===== The records =====
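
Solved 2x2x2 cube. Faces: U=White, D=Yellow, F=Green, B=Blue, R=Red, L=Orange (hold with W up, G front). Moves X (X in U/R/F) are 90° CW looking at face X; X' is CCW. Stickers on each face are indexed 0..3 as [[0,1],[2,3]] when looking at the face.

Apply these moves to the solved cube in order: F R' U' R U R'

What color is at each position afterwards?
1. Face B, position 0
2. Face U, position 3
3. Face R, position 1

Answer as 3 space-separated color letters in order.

Answer: R Y W

Derivation:
After move 1 (F): F=GGGG U=WWOO R=WRWR D=RRYY L=OYOY
After move 2 (R'): R=RRWW U=WBOB F=GWGO D=RGYG B=YBRB
After move 3 (U'): U=BBWO F=OYGO R=GWWW B=RRRB L=YBOY
After move 4 (R): R=WGWW U=BYWO F=OGGG D=RRYR B=ORBB
After move 5 (U): U=WBOY F=WGGG R=ORWW B=YBBB L=OGOY
After move 6 (R'): R=RWOW U=WBOY F=WBGY D=RGYG B=RBRB
Query 1: B[0] = R
Query 2: U[3] = Y
Query 3: R[1] = W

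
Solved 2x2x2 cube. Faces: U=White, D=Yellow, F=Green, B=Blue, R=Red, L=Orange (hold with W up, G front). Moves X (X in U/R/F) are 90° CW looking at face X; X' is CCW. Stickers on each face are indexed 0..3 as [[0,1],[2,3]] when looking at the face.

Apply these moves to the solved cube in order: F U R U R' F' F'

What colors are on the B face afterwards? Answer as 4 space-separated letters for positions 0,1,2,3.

Answer: O G B B

Derivation:
After move 1 (F): F=GGGG U=WWOO R=WRWR D=RRYY L=OYOY
After move 2 (U): U=OWOW F=WRGG R=BBWR B=OYBB L=GGOY
After move 3 (R): R=WBRB U=OROG F=WRGY D=RBYO B=WYWB
After move 4 (U): U=OOGR F=WBGY R=WYRB B=GGWB L=WROY
After move 5 (R'): R=YBWR U=OWGG F=WOGR D=RBYY B=OGBB
After move 6 (F'): F=ORWG U=OWYW R=BBRR D=RYYY L=WGOG
After move 7 (F'): F=RGOW U=OWBR R=YBRR D=GGYY L=WWOY
Query: B face = OGBB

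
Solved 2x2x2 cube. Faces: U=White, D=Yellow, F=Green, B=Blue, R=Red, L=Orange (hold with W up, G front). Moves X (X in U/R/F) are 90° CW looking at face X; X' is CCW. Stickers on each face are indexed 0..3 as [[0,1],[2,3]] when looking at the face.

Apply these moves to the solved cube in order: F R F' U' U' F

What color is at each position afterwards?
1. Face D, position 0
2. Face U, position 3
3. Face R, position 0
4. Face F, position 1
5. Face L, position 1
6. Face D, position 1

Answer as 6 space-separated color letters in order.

After move 1 (F): F=GGGG U=WWOO R=WRWR D=RRYY L=OYOY
After move 2 (R): R=WWRR U=WGOG F=GRGY D=RBYB B=OBWB
After move 3 (F'): F=RYGG U=WGWR R=BWRR D=YYYB L=OGOO
After move 4 (U'): U=GRWW F=OGGG R=RYRR B=BWWB L=OBOO
After move 5 (U'): U=RWGW F=OBGG R=OGRR B=RYWB L=BWOO
After move 6 (F): F=GOGB U=RWOW R=GGWR D=ROYB L=BYOY
Query 1: D[0] = R
Query 2: U[3] = W
Query 3: R[0] = G
Query 4: F[1] = O
Query 5: L[1] = Y
Query 6: D[1] = O

Answer: R W G O Y O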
=====
[Work required] Using the records above, pull out each line where the word "Apply" occurs.

[Written answer]
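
Apply these moves to the solved cube in order: F R' U' R U R'
Apply these moves to the solved cube in order: F U R U R' F' F'
Apply these moves to the solved cube in order: F R F' U' U' F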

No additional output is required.